** Opening RECORDS block **

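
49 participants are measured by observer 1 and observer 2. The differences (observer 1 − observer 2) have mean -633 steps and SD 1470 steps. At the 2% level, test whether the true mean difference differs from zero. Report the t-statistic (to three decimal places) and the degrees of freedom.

t = -3.014, df = 48

H0: μ_d = 0; H1: μ_d ≠ 0 (paired t-test on the differences, two-sided).
t = d̄/(s_d/√n) = -633/(1470/√49) = -3.014
df = n − 1 = 48
Two-sided p-value ≈ 0.004
Since p ≈ 0.004 < α = 0.02, reject H0; the data support H1.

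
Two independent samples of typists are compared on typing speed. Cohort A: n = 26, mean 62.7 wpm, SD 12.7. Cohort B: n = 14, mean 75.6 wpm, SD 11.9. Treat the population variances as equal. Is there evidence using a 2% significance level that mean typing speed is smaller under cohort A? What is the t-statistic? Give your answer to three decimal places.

Let group 1 = cohort A, group 2 = cohort B. H0: μ_1 = μ_2; H1: μ_1 < μ_2 (two-sample pooled-variance t-test, left-tailed).
s_p² = [(26−1)·12.7² + (14−1)·11.9²]/(26+14−2) = 154.557
t = (62.7 − 75.6)/√[154.557·(1/26 + 1/14)] = -3.130
df = n₁ + n₂ − 2 = 38
p-value = P(T ≤ -3.130) ≈ 0.002
Since p ≈ 0.002 < α = 0.02, reject H0; the evidence is statistically significant.

-3.130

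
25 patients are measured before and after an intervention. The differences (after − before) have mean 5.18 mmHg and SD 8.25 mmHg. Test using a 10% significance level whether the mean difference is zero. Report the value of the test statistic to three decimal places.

H0: μ_d = 0; H1: μ_d ≠ 0 (paired t-test on the differences, two-sided).
t = d̄/(s_d/√n) = 5.18/(8.25/√25) = 3.139
df = n − 1 = 24
Two-sided p-value ≈ 0.004
Since p ≈ 0.004 < α = 0.1, reject H0; the data support H1.

3.139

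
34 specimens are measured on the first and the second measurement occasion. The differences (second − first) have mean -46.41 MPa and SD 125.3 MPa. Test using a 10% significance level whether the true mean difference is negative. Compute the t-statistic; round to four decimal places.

-2.1597

H0: μ_d = 0; H1: μ_d < 0 (paired t-test on the differences, left-tailed).
t = d̄/(s_d/√n) = -46.41/(125.3/√34) = -2.1597
df = n − 1 = 33
p-value = P(T ≤ -2.1597) ≈ 0.019
Since p ≈ 0.019 < α = 0.1, reject H0; the evidence is statistically significant.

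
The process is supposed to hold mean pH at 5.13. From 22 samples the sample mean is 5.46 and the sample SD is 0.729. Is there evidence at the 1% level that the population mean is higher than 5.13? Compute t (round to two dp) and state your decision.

H0: μ = 5.13; H1: μ > 5.13 (one-sample t-test, right-tailed).
t = (x̄ − μ₀)/(s/√n) = (5.46 − 5.13)/(0.729/√22) = 2.12
df = n − 1 = 21
p-value = P(T ≥ 2.12) ≈ 0.0229
Since p ≈ 0.0229 > α = 0.01, fail to reject H0; the data do not provide sufficient evidence against H0.

t = 2.12; fail to reject H0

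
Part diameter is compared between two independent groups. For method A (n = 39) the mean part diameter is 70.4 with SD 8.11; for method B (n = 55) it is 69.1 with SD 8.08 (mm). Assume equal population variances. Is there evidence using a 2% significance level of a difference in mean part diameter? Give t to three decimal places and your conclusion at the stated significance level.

Let group 1 = method A, group 2 = method B. H0: μ_1 = μ_2; H1: μ_1 ≠ μ_2 (two-sample pooled-variance t-test, two-sided).
s_p² = [(39−1)·8.11² + (55−1)·8.08²]/(39+55−2) = 65.487
t = (70.4 − 69.1)/√[65.487·(1/39 + 1/55)] = 0.767
df = n₁ + n₂ − 2 = 92
Two-sided p-value ≈ 0.4448
Since p ≈ 0.4448 > α = 0.02, fail to reject H0; the evidence is not statistically significant.

t = 0.767; fail to reject H0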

** Closing RECORDS block **

WHAT IS NEEDED: Please output every record, keeping each line exact.

SOLVED PROBLEM:
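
49 participants are measured by observer 1 and observer 2. The differences (observer 1 − observer 2) have mean -633 steps and SD 1470 steps. At the 2% level, test whether the true mean difference differs from zero. Report the t-statistic (to three decimal places) and the degrees of freedom.

t = -3.014, df = 48

H0: μ_d = 0; H1: μ_d ≠ 0 (paired t-test on the differences, two-sided).
t = d̄/(s_d/√n) = -633/(1470/√49) = -3.014
df = n − 1 = 48
Two-sided p-value ≈ 0.004
Since p ≈ 0.004 < α = 0.02, reject H0; the data support H1.

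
Two independent samples of typists are compared on typing speed. Cohort A: n = 26, mean 62.7 wpm, SD 12.7. Cohort B: n = 14, mean 75.6 wpm, SD 11.9. Treat the population variances as equal. Is there evidence using a 2% significance level that mean typing speed is smaller under cohort A? What is the t-statistic? Give your answer to three decimal places.

Let group 1 = cohort A, group 2 = cohort B. H0: μ_1 = μ_2; H1: μ_1 < μ_2 (two-sample pooled-variance t-test, left-tailed).
s_p² = [(26−1)·12.7² + (14−1)·11.9²]/(26+14−2) = 154.557
t = (62.7 − 75.6)/√[154.557·(1/26 + 1/14)] = -3.130
df = n₁ + n₂ − 2 = 38
p-value = P(T ≤ -3.130) ≈ 0.002
Since p ≈ 0.002 < α = 0.02, reject H0; the evidence is statistically significant.

-3.130

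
25 patients are measured before and after an intervention. The differences (after − before) have mean 5.18 mmHg and SD 8.25 mmHg. Test using a 10% significance level whether the mean difference is zero. Report the value of the test statistic to three decimal places.

H0: μ_d = 0; H1: μ_d ≠ 0 (paired t-test on the differences, two-sided).
t = d̄/(s_d/√n) = 5.18/(8.25/√25) = 3.139
df = n − 1 = 24
Two-sided p-value ≈ 0.004
Since p ≈ 0.004 < α = 0.1, reject H0; the data support H1.

3.139

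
34 specimens are measured on the first and the second measurement occasion. The differences (second − first) have mean -46.41 MPa and SD 125.3 MPa. Test using a 10% significance level whether the true mean difference is negative. Compute the t-statistic; round to four decimal places.

-2.1597

H0: μ_d = 0; H1: μ_d < 0 (paired t-test on the differences, left-tailed).
t = d̄/(s_d/√n) = -46.41/(125.3/√34) = -2.1597
df = n − 1 = 33
p-value = P(T ≤ -2.1597) ≈ 0.019
Since p ≈ 0.019 < α = 0.1, reject H0; the evidence is statistically significant.

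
The process is supposed to hold mean pH at 5.13. From 22 samples the sample mean is 5.46 and the sample SD is 0.729. Is there evidence at the 1% level that the population mean is higher than 5.13? Compute t (round to two dp) and state your decision.

H0: μ = 5.13; H1: μ > 5.13 (one-sample t-test, right-tailed).
t = (x̄ − μ₀)/(s/√n) = (5.46 − 5.13)/(0.729/√22) = 2.12
df = n − 1 = 21
p-value = P(T ≥ 2.12) ≈ 0.0229
Since p ≈ 0.0229 > α = 0.01, fail to reject H0; the data do not provide sufficient evidence against H0.

t = 2.12; fail to reject H0

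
Part diameter is compared between two independent groups. For method A (n = 39) the mean part diameter is 70.4 with SD 8.11; for method B (n = 55) it is 69.1 with SD 8.08 (mm). Assume equal population variances. Is there evidence using a 2% significance level of a difference in mean part diameter? Give t to three decimal places and your conclusion at the stated significance level.

Let group 1 = method A, group 2 = method B. H0: μ_1 = μ_2; H1: μ_1 ≠ μ_2 (two-sample pooled-variance t-test, two-sided).
s_p² = [(39−1)·8.11² + (55−1)·8.08²]/(39+55−2) = 65.487
t = (70.4 − 69.1)/√[65.487·(1/39 + 1/55)] = 0.767
df = n₁ + n₂ − 2 = 92
Two-sided p-value ≈ 0.4448
Since p ≈ 0.4448 > α = 0.02, fail to reject H0; the evidence is not statistically significant.

t = 0.767; fail to reject H0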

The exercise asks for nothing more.